Directions for this task: Give the entries again, precisely as they were written.

Stored data entries:
***

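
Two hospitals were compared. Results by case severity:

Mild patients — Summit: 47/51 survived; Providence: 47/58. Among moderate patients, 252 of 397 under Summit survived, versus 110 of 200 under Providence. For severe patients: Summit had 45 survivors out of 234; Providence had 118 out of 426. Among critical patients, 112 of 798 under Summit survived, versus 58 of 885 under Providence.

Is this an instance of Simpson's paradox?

Mild: Summit 47/51 = 92.2%, Providence 47/58 = 81.0% → Summit
Moderate: Summit 252/397 = 63.5%, Providence 110/200 = 55.0% → Summit
Severe: Summit 45/234 = 19.2%, Providence 118/426 = 27.7% → Providence
Critical: Summit 112/798 = 14.0%, Providence 58/885 = 6.6% → Summit
Overall: Summit 456/1480 = 30.8%, Providence 333/1569 = 21.2% → Summit
Neither sweeps: Summit wins 3 of 4 groups, Providence wins 1. Summit wins overall but not every group — no Simpson reversal.

No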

***

Your response:
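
Two hospitals were compared. Results by case severity:

Mild patients — Summit: 47/51 survived; Providence: 47/58. Among moderate patients, 252 of 397 under Summit survived, versus 110 of 200 under Providence. For severe patients: Summit had 45 survivors out of 234; Providence had 118 out of 426. Among critical patients, 112 of 798 under Summit survived, versus 58 of 885 under Providence.

Is this an instance of Simpson's paradox?

Mild: Summit 47/51 = 92.2%, Providence 47/58 = 81.0% → Summit
Moderate: Summit 252/397 = 63.5%, Providence 110/200 = 55.0% → Summit
Severe: Summit 45/234 = 19.2%, Providence 118/426 = 27.7% → Providence
Critical: Summit 112/798 = 14.0%, Providence 58/885 = 6.6% → Summit
Overall: Summit 456/1480 = 30.8%, Providence 333/1569 = 21.2% → Summit
Neither sweeps: Summit wins 3 of 4 groups, Providence wins 1. Summit wins overall but not every group — no Simpson reversal.

No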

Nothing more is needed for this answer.